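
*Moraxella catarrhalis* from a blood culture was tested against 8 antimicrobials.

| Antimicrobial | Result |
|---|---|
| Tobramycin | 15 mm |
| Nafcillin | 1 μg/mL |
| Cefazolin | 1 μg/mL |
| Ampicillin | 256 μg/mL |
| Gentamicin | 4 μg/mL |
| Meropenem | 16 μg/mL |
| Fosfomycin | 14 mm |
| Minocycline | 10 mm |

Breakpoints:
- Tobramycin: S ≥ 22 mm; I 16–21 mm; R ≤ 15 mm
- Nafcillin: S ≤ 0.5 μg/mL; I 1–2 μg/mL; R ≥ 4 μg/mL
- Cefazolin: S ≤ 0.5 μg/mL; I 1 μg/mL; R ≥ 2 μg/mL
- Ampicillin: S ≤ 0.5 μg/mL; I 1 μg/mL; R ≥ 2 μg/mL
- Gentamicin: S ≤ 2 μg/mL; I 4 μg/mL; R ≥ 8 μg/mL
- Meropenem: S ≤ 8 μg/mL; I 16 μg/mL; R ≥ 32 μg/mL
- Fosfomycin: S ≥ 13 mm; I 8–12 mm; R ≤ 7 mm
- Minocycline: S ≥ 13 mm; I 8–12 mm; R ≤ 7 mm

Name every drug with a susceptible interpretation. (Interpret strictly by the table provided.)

Tobramycin: 15 mm is ≤ 15 mm — Resistant
Nafcillin (1 μg/mL) in 1–2 μg/mL ⇒ I
Cefazolin (1 μg/mL) = 1 μg/mL → Intermediate
Ampicillin 256 μg/mL: ≥ 2 μg/mL ⇒ Resistant
Gentamicin: 4 μg/mL is = 4 μg/mL → intermediate
Meropenem: 16 μg/mL is = 16 μg/mL → I
Fosfomycin: 14 mm is ≥ 13 mm ⇒ S
Minocycline (10 mm) in 8–12 mm ⇒ I

fosfomycin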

WHAT TO WORK ON -> Could you reproduce exactly the lines of the entries above, from the one with "- Nafcillin: S" through the one with "- Minocycline: S ≥ 13 mm; I 8–12 mm; R ≤ 7 mm", and nothing else?

TASK RESULT ->
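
- Nafcillin: S ≤ 0.5 μg/mL; I 1–2 μg/mL; R ≥ 4 μg/mL
- Cefazolin: S ≤ 0.5 μg/mL; I 1 μg/mL; R ≥ 2 μg/mL
- Ampicillin: S ≤ 0.5 μg/mL; I 1 μg/mL; R ≥ 2 μg/mL
- Gentamicin: S ≤ 2 μg/mL; I 4 μg/mL; R ≥ 8 μg/mL
- Meropenem: S ≤ 8 μg/mL; I 16 μg/mL; R ≥ 32 μg/mL
- Fosfomycin: S ≥ 13 mm; I 8–12 mm; R ≤ 7 mm
- Minocycline: S ≥ 13 mm; I 8–12 mm; R ≤ 7 mm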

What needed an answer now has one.